**The task**.
Keeping every character in place, output all the data.

[[ Data extracts, beginning ]]

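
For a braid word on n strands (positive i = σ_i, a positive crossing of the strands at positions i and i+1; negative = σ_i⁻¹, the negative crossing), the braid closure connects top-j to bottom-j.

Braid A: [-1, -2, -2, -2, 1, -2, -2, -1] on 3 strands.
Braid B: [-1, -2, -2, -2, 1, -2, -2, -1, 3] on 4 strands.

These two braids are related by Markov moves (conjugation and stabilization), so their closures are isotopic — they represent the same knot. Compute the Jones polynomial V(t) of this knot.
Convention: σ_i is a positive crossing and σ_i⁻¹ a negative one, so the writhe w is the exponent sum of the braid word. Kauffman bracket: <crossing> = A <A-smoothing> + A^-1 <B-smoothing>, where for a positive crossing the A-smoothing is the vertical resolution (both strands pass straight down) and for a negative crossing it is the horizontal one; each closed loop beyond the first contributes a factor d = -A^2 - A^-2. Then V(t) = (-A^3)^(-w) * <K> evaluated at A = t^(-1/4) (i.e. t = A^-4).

Markov-equivalent braids have isotopic closures, hence identical knot invariants. Strip the Markov moves from each word to reach a common short braid β, then compute V(t) once on β.
Braid A: s1^-1 s2^-1 s2^-1 s2^-1 s1 s2^-1 s2^-1 s1^-1 on 3 strands has no conjugating prefix/suffix or stabilization to strip; take β = s1^-1 s2^-1 s2^-1 s2^-1 s1 s2^-1 s2^-1 s1^-1.
Braid B: s1^-1 s2^-1 s2^-1 s2^-1 s1 s2^-1 s2^-1 s1^-1 s3 on 4 strands reduces by inverse Markov moves (closure unchanged at each step):
  Destabilize: the word has the form β·s3 where s3 occurs only as the final letter (β ∈ B_3); drop it and the last strand → 3 strands.
Reduced to β = s1^-1 s2^-1 s2^-1 s2^-1 s1 s2^-1 s2^-1 s1^-1 on 3 strands, 8 crossings.
Both give the same β = s1^-1 s2^-1 s2^-1 s2^-1 s1 s2^-1 s2^-1 s1^-1 on 3 strands, so one state sum suffices:
Braid: s1^-1 s2^-1 s2^-1 s2^-1 s1 s2^-1 s2^-1 s1^-1 on 3 strands, 8 crossings.
Writhe w = (#positive) - (#negative) = 1 - 7 = -6.
Enumerate smoothing states for the bracket polynomial. There are 2^8 = 256 states.
Smooth each crossing (0=||, 1=⌣⌢); contribution A^(Σ sign_k(1-2s_k)) * d^(L-1).
Tabulate the states by total A-exponent and number of loops L (A-exp: L × count):
  A^8: L=6 ×1
  A^6: L=5 ×8
  A^4: L=4 ×27, L=6 ×1
  A^2: L=3 ×49, L=5 ×7
  A^0: L=2 ×49, L=4 ×21
  A^-2: L=1 ×22, L=3 ×34
  A^-4: L=2 ×27, L=4 ×1
  A^-6: L=1 ×5, L=3 ×3
  A^-8: L=2 ×1
Each group contributes A^e * Σ count * d^(L-1):
Powers of d = -A^2 - A^-2: d^2 = A^4 + 2 + A^-4; d^3 = -A^6 - 3*A^2 - 3*A^-2 - A^-6; d^4 = A^8 + 4*A^4 + 6 + 4*A^-4 + A^-8; d^5 = -A^10 - 5*A^6 - 10*A^2 - 10*A^-2 - 5*A^-6 - A^-10.
  A^8 * (d^5) = -A^18 - 5*A^14 - 10*A^10 - 10*A^6 - 5*A^2 - A^-2
  A^6 * (8*d^4) = 8*A^14 + 32*A^10 + 48*A^6 + 32*A^2 + 8*A^-2
  A^4 * (27*d^3 + d^5) = -A^14 - 32*A^10 - 91*A^6 - 91*A^2 - 32*A^-2 - A^-6
  A^2 * (49*d^2 + 7*d^4) = 7*A^10 + 77*A^6 + 140*A^2 + 77*A^-2 + 7*A^-6
  A^0 * (49*d + 21*d^3) = -21*A^6 - 112*A^2 - 112*A^-2 - 21*A^-6
  A^-2 * (22 + 34*d^2) = 34*A^2 + 90*A^-2 + 34*A^-6
  A^-4 * (27*d + d^3) = -A^2 - 30*A^-2 - 30*A^-6 - A^-10
  A^-6 * (5 + 3*d^2) = 3*A^-2 + 11*A^-6 + 3*A^-10
  A^-8 * (d) = -A^-6 - A^-10
Summing the groups: <K> = -A^18 + 2*A^14 - 3*A^10 + 3*A^6 - 3*A^2 + 3*A^-2 - A^-6 + A^-10
Normalise by the writhe: (-A^3)^(-w) = (-A^3)^(6) = A^18, so f(A) = A^18 * <K> = -A^36 + 2*A^32 - 3*A^28 + 3*A^24 - 3*A^20 + 3*A^16 - A^12 + A^8.
Substitute A = t^(-1/4), i.e. A^e → t^(-e/4): V(t) = t^-2 - t^-3 + 3*t^-4 - 3*t^-5 + 3*t^-6 - 3*t^-7 + 2*t^-8 - t^-9

Answer: t^-2 - t^-3 + 3*t^-4 - 3*t^-5 + 3*t^-6 - 3*t^-7 + 2*t^-8 - t^-9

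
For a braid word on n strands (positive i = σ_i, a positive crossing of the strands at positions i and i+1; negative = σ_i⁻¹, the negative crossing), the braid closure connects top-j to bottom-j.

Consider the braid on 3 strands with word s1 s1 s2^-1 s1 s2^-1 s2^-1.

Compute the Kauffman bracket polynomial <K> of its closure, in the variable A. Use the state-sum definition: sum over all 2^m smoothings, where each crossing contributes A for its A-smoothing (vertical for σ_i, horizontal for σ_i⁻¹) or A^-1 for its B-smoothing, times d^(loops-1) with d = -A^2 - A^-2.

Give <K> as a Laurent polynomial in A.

Braid: s1 s1 s2^-1 s1 s2^-1 s2^-1 on 3 strands, 6 crossings.
Writhe w = (#positive) - (#negative) = 3 - 3 = 0.
Computing the Kauffman bracket via state sum. There are 2^6 = 64 states.
Smooth each crossing (0=||, 1=⌣⌢); contribution A^(Σ sign_k(1-2s_k)) * d^(L-1).
Tabulate the states by total A-exponent and number of loops L (A-exp: L × count):
  A^6: L=4 ×1
  A^4: L=3 ×6
  A^2: L=2 ×14, L=4 ×1
  A^0: L=1 ×13, L=3 ×7
  A^-2: L=2 ×14, L=4 ×1
  A^-4: L=3 ×6
  A^-6: L=4 ×1
Each group contributes A^e * Σ count * d^(L-1):
Powers of d = -A^2 - A^-2: d^2 = A^4 + 2 + A^-4; d^3 = -A^6 - 3*A^2 - 3*A^-2 - A^-6.
  A^6 * (d^3) = -A^12 - 3*A^8 - 3*A^4 - 1
  A^4 * (6*d^2) = 6*A^8 + 12*A^4 + 6
  A^2 * (14*d + d^3) = -A^8 - 17*A^4 - 17 - A^-4
  A^0 * (13 + 7*d^2) = 7*A^4 + 27 + 7*A^-4
  A^-2 * (14*d + d^3) = -A^4 - 17 - 17*A^-4 - A^-8
  A^-4 * (6*d^2) = 6 + 12*A^-4 + 6*A^-8
  A^-6 * (d^3) = -1 - 3*A^-4 - 3*A^-8 - A^-12
Summing the groups: <K> = -A^12 + 2*A^8 - 2*A^4 + 3 - 2*A^-4 + 2*A^-8 - A^-12

Answer: -A^12 + 2*A^8 - 2*A^4 + 3 - 2*A^-4 + 2*A^-8 - A^-12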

[[ Data extracts, end ]]

**The answer**.
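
For a braid word on n strands (positive i = σ_i, a positive crossing of the strands at positions i and i+1; negative = σ_i⁻¹, the negative crossing), the braid closure connects top-j to bottom-j.

Braid A: [-1, -2, -2, -2, 1, -2, -2, -1] on 3 strands.
Braid B: [-1, -2, -2, -2, 1, -2, -2, -1, 3] on 4 strands.

These two braids are related by Markov moves (conjugation and stabilization), so their closures are isotopic — they represent the same knot. Compute the Jones polynomial V(t) of this knot.
Convention: σ_i is a positive crossing and σ_i⁻¹ a negative one, so the writhe w is the exponent sum of the braid word. Kauffman bracket: <crossing> = A <A-smoothing> + A^-1 <B-smoothing>, where for a positive crossing the A-smoothing is the vertical resolution (both strands pass straight down) and for a negative crossing it is the horizontal one; each closed loop beyond the first contributes a factor d = -A^2 - A^-2. Then V(t) = (-A^3)^(-w) * <K> evaluated at A = t^(-1/4) (i.e. t = A^-4).

Markov-equivalent braids have isotopic closures, hence identical knot invariants. Strip the Markov moves from each word to reach a common short braid β, then compute V(t) once on β.
Braid A: s1^-1 s2^-1 s2^-1 s2^-1 s1 s2^-1 s2^-1 s1^-1 on 3 strands has no conjugating prefix/suffix or stabilization to strip; take β = s1^-1 s2^-1 s2^-1 s2^-1 s1 s2^-1 s2^-1 s1^-1.
Braid B: s1^-1 s2^-1 s2^-1 s2^-1 s1 s2^-1 s2^-1 s1^-1 s3 on 4 strands reduces by inverse Markov moves (closure unchanged at each step):
  Destabilize: the word has the form β·s3 where s3 occurs only as the final letter (β ∈ B_3); drop it and the last strand → 3 strands.
Reduced to β = s1^-1 s2^-1 s2^-1 s2^-1 s1 s2^-1 s2^-1 s1^-1 on 3 strands, 8 crossings.
Both give the same β = s1^-1 s2^-1 s2^-1 s2^-1 s1 s2^-1 s2^-1 s1^-1 on 3 strands, so one state sum suffices:
Braid: s1^-1 s2^-1 s2^-1 s2^-1 s1 s2^-1 s2^-1 s1^-1 on 3 strands, 8 crossings.
Writhe w = (#positive) - (#negative) = 1 - 7 = -6.
Enumerate smoothing states for the bracket polynomial. There are 2^8 = 256 states.
Smooth each crossing (0=||, 1=⌣⌢); contribution A^(Σ sign_k(1-2s_k)) * d^(L-1).
Tabulate the states by total A-exponent and number of loops L (A-exp: L × count):
  A^8: L=6 ×1
  A^6: L=5 ×8
  A^4: L=4 ×27, L=6 ×1
  A^2: L=3 ×49, L=5 ×7
  A^0: L=2 ×49, L=4 ×21
  A^-2: L=1 ×22, L=3 ×34
  A^-4: L=2 ×27, L=4 ×1
  A^-6: L=1 ×5, L=3 ×3
  A^-8: L=2 ×1
Each group contributes A^e * Σ count * d^(L-1):
Powers of d = -A^2 - A^-2: d^2 = A^4 + 2 + A^-4; d^3 = -A^6 - 3*A^2 - 3*A^-2 - A^-6; d^4 = A^8 + 4*A^4 + 6 + 4*A^-4 + A^-8; d^5 = -A^10 - 5*A^6 - 10*A^2 - 10*A^-2 - 5*A^-6 - A^-10.
  A^8 * (d^5) = -A^18 - 5*A^14 - 10*A^10 - 10*A^6 - 5*A^2 - A^-2
  A^6 * (8*d^4) = 8*A^14 + 32*A^10 + 48*A^6 + 32*A^2 + 8*A^-2
  A^4 * (27*d^3 + d^5) = -A^14 - 32*A^10 - 91*A^6 - 91*A^2 - 32*A^-2 - A^-6
  A^2 * (49*d^2 + 7*d^4) = 7*A^10 + 77*A^6 + 140*A^2 + 77*A^-2 + 7*A^-6
  A^0 * (49*d + 21*d^3) = -21*A^6 - 112*A^2 - 112*A^-2 - 21*A^-6
  A^-2 * (22 + 34*d^2) = 34*A^2 + 90*A^-2 + 34*A^-6
  A^-4 * (27*d + d^3) = -A^2 - 30*A^-2 - 30*A^-6 - A^-10
  A^-6 * (5 + 3*d^2) = 3*A^-2 + 11*A^-6 + 3*A^-10
  A^-8 * (d) = -A^-6 - A^-10
Summing the groups: <K> = -A^18 + 2*A^14 - 3*A^10 + 3*A^6 - 3*A^2 + 3*A^-2 - A^-6 + A^-10
Normalise by the writhe: (-A^3)^(-w) = (-A^3)^(6) = A^18, so f(A) = A^18 * <K> = -A^36 + 2*A^32 - 3*A^28 + 3*A^24 - 3*A^20 + 3*A^16 - A^12 + A^8.
Substitute A = t^(-1/4), i.e. A^e → t^(-e/4): V(t) = t^-2 - t^-3 + 3*t^-4 - 3*t^-5 + 3*t^-6 - 3*t^-7 + 2*t^-8 - t^-9

Answer: t^-2 - t^-3 + 3*t^-4 - 3*t^-5 + 3*t^-6 - 3*t^-7 + 2*t^-8 - t^-9

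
For a braid word on n strands (positive i = σ_i, a positive crossing of the strands at positions i and i+1; negative = σ_i⁻¹, the negative crossing), the braid closure connects top-j to bottom-j.

Consider the braid on 3 strands with word s1 s1 s2^-1 s1 s2^-1 s2^-1.

Compute the Kauffman bracket polynomial <K> of its closure, in the variable A. Use the state-sum definition: sum over all 2^m smoothings, where each crossing contributes A for its A-smoothing (vertical for σ_i, horizontal for σ_i⁻¹) or A^-1 for its B-smoothing, times d^(loops-1) with d = -A^2 - A^-2.

Give <K> as a Laurent polynomial in A.

Braid: s1 s1 s2^-1 s1 s2^-1 s2^-1 on 3 strands, 6 crossings.
Writhe w = (#positive) - (#negative) = 3 - 3 = 0.
Computing the Kauffman bracket via state sum. There are 2^6 = 64 states.
Smooth each crossing (0=||, 1=⌣⌢); contribution A^(Σ sign_k(1-2s_k)) * d^(L-1).
Tabulate the states by total A-exponent and number of loops L (A-exp: L × count):
  A^6: L=4 ×1
  A^4: L=3 ×6
  A^2: L=2 ×14, L=4 ×1
  A^0: L=1 ×13, L=3 ×7
  A^-2: L=2 ×14, L=4 ×1
  A^-4: L=3 ×6
  A^-6: L=4 ×1
Each group contributes A^e * Σ count * d^(L-1):
Powers of d = -A^2 - A^-2: d^2 = A^4 + 2 + A^-4; d^3 = -A^6 - 3*A^2 - 3*A^-2 - A^-6.
  A^6 * (d^3) = -A^12 - 3*A^8 - 3*A^4 - 1
  A^4 * (6*d^2) = 6*A^8 + 12*A^4 + 6
  A^2 * (14*d + d^3) = -A^8 - 17*A^4 - 17 - A^-4
  A^0 * (13 + 7*d^2) = 7*A^4 + 27 + 7*A^-4
  A^-2 * (14*d + d^3) = -A^4 - 17 - 17*A^-4 - A^-8
  A^-4 * (6*d^2) = 6 + 12*A^-4 + 6*A^-8
  A^-6 * (d^3) = -1 - 3*A^-4 - 3*A^-8 - A^-12
Summing the groups: <K> = -A^12 + 2*A^8 - 2*A^4 + 3 - 2*A^-4 + 2*A^-8 - A^-12

Answer: -A^12 + 2*A^8 - 2*A^4 + 3 - 2*A^-4 + 2*A^-8 - A^-12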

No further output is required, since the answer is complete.